- **Task directions**
Repeat exactly the opening lines of the records, ending with the line that contains "observe W = 0".

────────

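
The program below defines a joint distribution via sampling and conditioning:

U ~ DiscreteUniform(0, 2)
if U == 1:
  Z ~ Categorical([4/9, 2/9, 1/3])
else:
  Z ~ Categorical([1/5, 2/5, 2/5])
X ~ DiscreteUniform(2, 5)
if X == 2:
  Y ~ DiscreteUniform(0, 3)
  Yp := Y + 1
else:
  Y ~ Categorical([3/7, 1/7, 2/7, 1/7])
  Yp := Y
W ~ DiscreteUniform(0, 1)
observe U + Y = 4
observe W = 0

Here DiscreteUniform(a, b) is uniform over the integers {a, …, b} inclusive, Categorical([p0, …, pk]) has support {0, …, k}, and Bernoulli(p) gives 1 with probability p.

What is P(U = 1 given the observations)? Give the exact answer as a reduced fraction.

Enumerate traces; 24 have nonzero weight after conditioning:
  (U=1, Z=0, X=2, Y=3, W=0) weight 1/216
  (U=1, Z=0, X=3, Y=3, W=0) weight 1/378
  (U=1, Z=0, X=4, Y=3, W=0) weight 1/378
  (U=1, Z=0, X=5, Y=3, W=0) weight 1/378
  (U=1, Z=1, X=2, Y=3, W=0) weight 1/432
  (U=1, Z=1, X=3, Y=3, W=0) weight 1/756
  (U=1, Z=1, X=4, Y=3, W=0) weight 1/756
  (U=1, Z=1, X=5, Y=3, W=0) weight 1/756
  (U=2, Z=0, X=2, Y=2, W=0) weight 1/480
  … 15 more
Group by U:
  weight(U=1) = 19/672
  weight(U=2) = 31/672
Total weight = 19/672 + 31/672 = 25/336
P(U=1 | obs) = 19/672 / 25/336 = 19/50
P(U=2 | obs) = 31/672 / 25/336 = 31/50

P(U = 1 | obs) = 19/50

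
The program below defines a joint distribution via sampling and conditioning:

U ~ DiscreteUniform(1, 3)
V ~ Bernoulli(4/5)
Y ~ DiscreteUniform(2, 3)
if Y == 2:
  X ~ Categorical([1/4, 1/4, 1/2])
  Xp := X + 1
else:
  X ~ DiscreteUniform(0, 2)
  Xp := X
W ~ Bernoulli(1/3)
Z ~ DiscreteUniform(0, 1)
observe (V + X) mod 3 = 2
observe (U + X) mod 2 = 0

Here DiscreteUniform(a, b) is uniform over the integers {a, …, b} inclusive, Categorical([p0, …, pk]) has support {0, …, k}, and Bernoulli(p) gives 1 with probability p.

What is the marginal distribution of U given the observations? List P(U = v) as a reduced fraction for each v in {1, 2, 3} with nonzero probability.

P(U=1) = 14/33, P(U=2) = 5/33, P(U=3) = 14/33

Enumerate traces; 24 have nonzero weight after conditioning:
  (U=1, V=1, Y=2, X=1, W=0, Z=0) weight 1/90
  (U=1, V=1, Y=2, X=1, W=0, Z=1) weight 1/90
  (U=1, V=1, Y=2, X=1, W=1, Z=0) weight 1/180
  (U=1, V=1, Y=2, X=1, W=1, Z=1) weight 1/180
  (U=1, V=1, Y=3, X=1, W=0, Z=0) weight 2/135
  (U=1, V=1, Y=3, X=1, W=0, Z=1) weight 2/135
  (U=1, V=1, Y=3, X=1, W=1, Z=0) weight 1/135
  (U=1, V=1, Y=3, X=1, W=1, Z=1) weight 1/135
  (U=2, V=0, Y=2, X=2, W=0, Z=0) weight 1/180
  (U=3, V=1, Y=2, X=1, W=0, Z=0) weight 1/90
  … 14 more
Group by U:
  weight(U=1) = 7/90
  weight(U=2) = 1/36
  weight(U=3) = 7/90
Total weight = 7/90 + 1/36 + 7/90 = 11/60
P(U=1 | obs) = 7/90 / 11/60 = 14/33
P(U=2 | obs) = 1/36 / 11/60 = 5/33
P(U=3 | obs) = 7/90 / 11/60 = 14/33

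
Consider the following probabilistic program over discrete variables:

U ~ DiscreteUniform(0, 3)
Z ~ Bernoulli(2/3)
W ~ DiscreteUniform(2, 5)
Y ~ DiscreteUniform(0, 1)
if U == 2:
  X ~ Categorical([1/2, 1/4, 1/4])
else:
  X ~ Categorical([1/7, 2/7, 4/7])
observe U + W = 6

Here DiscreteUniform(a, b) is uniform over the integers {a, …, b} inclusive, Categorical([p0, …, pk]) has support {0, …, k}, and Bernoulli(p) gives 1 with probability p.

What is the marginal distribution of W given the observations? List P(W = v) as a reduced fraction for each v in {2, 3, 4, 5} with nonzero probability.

Enumerate traces; 36 have nonzero weight after conditioning:
  (U=1, Z=0, W=5, Y=0, X=0) weight 1/672
  (U=1, Z=0, W=5, Y=0, X=1) weight 1/336
  (U=1, Z=0, W=5, Y=0, X=2) weight 1/168
  (U=1, Z=0, W=5, Y=1, X=0) weight 1/672
  (U=1, Z=0, W=5, Y=1, X=1) weight 1/336
  (U=1, Z=0, W=5, Y=1, X=2) weight 1/168
  (U=1, Z=1, W=5, Y=0, X=0) weight 1/336
  (U=1, Z=1, W=5, Y=0, X=1) weight 1/168
  (U=2, Z=0, W=4, Y=0, X=0) weight 1/192
  (U=3, Z=0, W=3, Y=0, X=0) weight 1/672
  … 26 more
Group by W:
  weight(W=3) = 1/16
  weight(W=4) = 1/16
  weight(W=5) = 1/16
Total weight = 1/16 + 1/16 + 1/16 = 3/16
P(W=3 | obs) = 1/16 / 3/16 = 1/3
P(W=4 | obs) = 1/16 / 3/16 = 1/3
P(W=5 | obs) = 1/16 / 3/16 = 1/3

P(W=3) = 1/3, P(W=4) = 1/3, P(W=5) = 1/3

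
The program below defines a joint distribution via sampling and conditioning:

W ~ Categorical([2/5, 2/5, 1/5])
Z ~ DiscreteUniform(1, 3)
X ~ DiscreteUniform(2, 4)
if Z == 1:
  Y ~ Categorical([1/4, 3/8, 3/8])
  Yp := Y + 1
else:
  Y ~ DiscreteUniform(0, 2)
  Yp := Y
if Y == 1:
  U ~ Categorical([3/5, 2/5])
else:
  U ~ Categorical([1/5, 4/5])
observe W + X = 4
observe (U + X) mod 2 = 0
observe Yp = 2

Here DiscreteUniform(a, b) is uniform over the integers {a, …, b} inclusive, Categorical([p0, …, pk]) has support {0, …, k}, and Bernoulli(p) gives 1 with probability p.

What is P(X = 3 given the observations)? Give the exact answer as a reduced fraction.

Enumerate traces; 9 have nonzero weight after conditioning:
  (W=0, Z=1, X=4, Y=1, U=0) weight 1/100
  (W=0, Z=2, X=4, Y=2, U=0) weight 2/675
  (W=0, Z=3, X=4, Y=2, U=0) weight 2/675
  (W=1, Z=1, X=3, Y=1, U=1) weight 1/150
  (W=1, Z=2, X=3, Y=2, U=1) weight 8/675
  (W=1, Z=3, X=3, Y=2, U=1) weight 8/675
  (W=2, Z=1, X=2, Y=1, U=0) weight 1/200
  (W=2, Z=2, X=2, Y=2, U=0) weight 1/675
  … 1 more
Group by X:
  weight(X=2) = 43/5400
  weight(X=3) = 41/1350
  weight(X=4) = 43/2700
Total weight = 43/5400 + 41/1350 + 43/2700 = 293/5400
P(X=2 | obs) = 43/5400 / 293/5400 = 43/293
P(X=3 | obs) = 41/1350 / 293/5400 = 164/293
P(X=4 | obs) = 43/2700 / 293/5400 = 86/293

P(X = 3 | obs) = 164/293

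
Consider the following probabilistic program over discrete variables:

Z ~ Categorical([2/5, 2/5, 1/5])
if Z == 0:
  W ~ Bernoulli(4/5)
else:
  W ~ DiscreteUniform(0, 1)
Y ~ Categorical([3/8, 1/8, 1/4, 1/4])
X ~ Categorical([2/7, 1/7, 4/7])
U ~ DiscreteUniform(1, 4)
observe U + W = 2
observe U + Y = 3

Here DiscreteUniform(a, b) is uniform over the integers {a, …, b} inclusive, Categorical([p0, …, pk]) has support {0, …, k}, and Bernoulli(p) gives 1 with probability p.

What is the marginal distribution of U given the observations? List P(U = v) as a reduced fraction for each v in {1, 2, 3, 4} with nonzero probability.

Enumerate traces; 18 have nonzero weight after conditioning:
  (Z=0, W=0, Y=1, X=0, U=2) weight 1/1400
  (Z=0, W=0, Y=1, X=1, U=2) weight 1/2800
  (Z=0, W=0, Y=1, X=2, U=2) weight 1/700
  (Z=0, W=1, Y=2, X=0, U=1) weight 1/175
  (Z=0, W=1, Y=2, X=1, U=1) weight 1/350
  (Z=0, W=1, Y=2, X=2, U=1) weight 2/175
  (Z=1, W=0, Y=1, X=0, U=2) weight 1/560
  (Z=1, W=0, Y=1, X=1, U=2) weight 1/1120
  … 10 more
Group by U:
  weight(U=1) = 31/800
  weight(U=2) = 19/1600
Total weight = 31/800 + 19/1600 = 81/1600
P(U=1 | obs) = 31/800 / 81/1600 = 62/81
P(U=2 | obs) = 19/1600 / 81/1600 = 19/81

P(U=1) = 62/81, P(U=2) = 19/81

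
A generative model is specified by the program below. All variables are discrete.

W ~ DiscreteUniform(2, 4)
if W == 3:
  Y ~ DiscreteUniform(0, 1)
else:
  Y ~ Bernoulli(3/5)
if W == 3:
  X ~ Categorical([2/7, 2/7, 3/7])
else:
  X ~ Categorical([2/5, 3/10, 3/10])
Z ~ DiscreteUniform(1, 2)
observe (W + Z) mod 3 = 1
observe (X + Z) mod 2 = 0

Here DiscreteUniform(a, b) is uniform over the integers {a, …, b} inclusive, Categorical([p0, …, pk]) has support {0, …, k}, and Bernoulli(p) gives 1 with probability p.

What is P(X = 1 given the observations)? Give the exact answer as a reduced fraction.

Enumerate traces; 6 have nonzero weight after conditioning:
  (W=2, Y=0, X=0, Z=2) weight 2/75
  (W=2, Y=0, X=2, Z=2) weight 1/50
  (W=2, Y=1, X=0, Z=2) weight 1/25
  (W=2, Y=1, X=2, Z=2) weight 3/100
  (W=3, Y=0, X=1, Z=1) weight 1/42
  (W=3, Y=1, X=1, Z=1) weight 1/42
Group by X:
  weight(X=0) = 1/15
  weight(X=1) = 1/21
  weight(X=2) = 1/20
Total weight = 1/15 + 1/21 + 1/20 = 23/140
P(X=0 | obs) = 1/15 / 23/140 = 28/69
P(X=1 | obs) = 1/21 / 23/140 = 20/69
P(X=2 | obs) = 1/20 / 23/140 = 7/23

P(X = 1 | obs) = 20/69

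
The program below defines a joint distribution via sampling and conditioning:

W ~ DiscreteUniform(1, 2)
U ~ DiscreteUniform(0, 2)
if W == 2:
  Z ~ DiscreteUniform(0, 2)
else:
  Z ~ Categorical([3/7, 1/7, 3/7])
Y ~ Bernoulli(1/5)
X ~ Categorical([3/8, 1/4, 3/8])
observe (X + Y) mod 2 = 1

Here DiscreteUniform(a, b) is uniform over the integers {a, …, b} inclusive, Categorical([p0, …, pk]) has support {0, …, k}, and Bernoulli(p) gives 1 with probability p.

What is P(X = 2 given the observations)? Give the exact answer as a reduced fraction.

P(X = 2 | obs) = 3/14

Enumerate traces; 54 have nonzero weight after conditioning:
  (W=1, U=0, Z=0, Y=0, X=1) weight 1/70
  (W=1, U=0, Z=0, Y=1, X=0) weight 3/560
  (W=1, U=0, Z=0, Y=1, X=2) weight 3/560
  (W=1, U=0, Z=1, Y=0, X=1) weight 1/210
  (W=1, U=0, Z=1, Y=1, X=0) weight 1/560
  (W=1, U=0, Z=1, Y=1, X=2) weight 1/560
  (W=1, U=0, Z=2, Y=0, X=1) weight 1/70
  (W=1, U=0, Z=2, Y=1, X=0) weight 3/560
  … 46 more
Group by X:
  weight(X=0) = 3/40
  weight(X=1) = 1/5
  weight(X=2) = 3/40
Total weight = 3/40 + 1/5 + 3/40 = 7/20
P(X=0 | obs) = 3/40 / 7/20 = 3/14
P(X=1 | obs) = 1/5 / 7/20 = 4/7
P(X=2 | obs) = 3/40 / 7/20 = 3/14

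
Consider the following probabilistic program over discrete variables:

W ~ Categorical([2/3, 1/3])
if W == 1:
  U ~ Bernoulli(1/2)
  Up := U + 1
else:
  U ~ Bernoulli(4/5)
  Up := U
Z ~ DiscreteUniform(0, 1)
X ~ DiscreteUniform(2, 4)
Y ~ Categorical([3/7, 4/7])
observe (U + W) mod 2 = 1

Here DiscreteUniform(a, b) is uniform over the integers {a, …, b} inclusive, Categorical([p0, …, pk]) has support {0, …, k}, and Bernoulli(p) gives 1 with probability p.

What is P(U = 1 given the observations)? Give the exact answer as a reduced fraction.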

────────

- **Answer section**
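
The program below defines a joint distribution via sampling and conditioning:

U ~ DiscreteUniform(0, 2)
if U == 1:
  Z ~ Categorical([4/9, 2/9, 1/3])
else:
  Z ~ Categorical([1/5, 2/5, 2/5])
X ~ DiscreteUniform(2, 5)
if X == 2:
  Y ~ DiscreteUniform(0, 3)
  Yp := Y + 1
else:
  Y ~ Categorical([3/7, 1/7, 2/7, 1/7])
  Yp := Y
W ~ DiscreteUniform(0, 1)
observe U + Y = 4
observe W = 0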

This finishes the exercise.